▸ **Problem statement**:
Every line with the string "What" must be copied from the entries below.

▸ **Records provided**:
[Start of Attachment]

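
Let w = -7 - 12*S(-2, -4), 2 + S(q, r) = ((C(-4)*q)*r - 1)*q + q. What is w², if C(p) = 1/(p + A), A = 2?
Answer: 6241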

[End of Attachment]
[Start of Attachment]

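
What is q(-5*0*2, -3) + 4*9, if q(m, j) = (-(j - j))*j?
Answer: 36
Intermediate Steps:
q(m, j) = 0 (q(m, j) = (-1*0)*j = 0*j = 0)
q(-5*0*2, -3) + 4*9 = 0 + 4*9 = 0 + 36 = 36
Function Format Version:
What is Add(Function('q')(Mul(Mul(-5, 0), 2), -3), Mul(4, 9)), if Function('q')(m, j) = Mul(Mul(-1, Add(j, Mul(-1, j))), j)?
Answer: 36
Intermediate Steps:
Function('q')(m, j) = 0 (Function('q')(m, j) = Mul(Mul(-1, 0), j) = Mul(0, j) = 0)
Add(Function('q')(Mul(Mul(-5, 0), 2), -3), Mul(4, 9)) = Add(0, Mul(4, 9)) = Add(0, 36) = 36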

[End of Attachment]

▸ **Output below**:
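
Let w = -7 - 12*S(-2, -4), 2 + S(q, r) = ((C(-4)*q)*r - 1)*q + q. What is w², if C(p) = 1/(p + A), A = 2?
What is q(-5*0*2, -3) + 4*9, if q(m, j) = (-(j - j))*j?
What is Add(Function('q')(Mul(Mul(-5, 0), 2), -3), Mul(4, 9)), if Function('q')(m, j) = Mul(Mul(-1, Add(j, Mul(-1, j))), j)?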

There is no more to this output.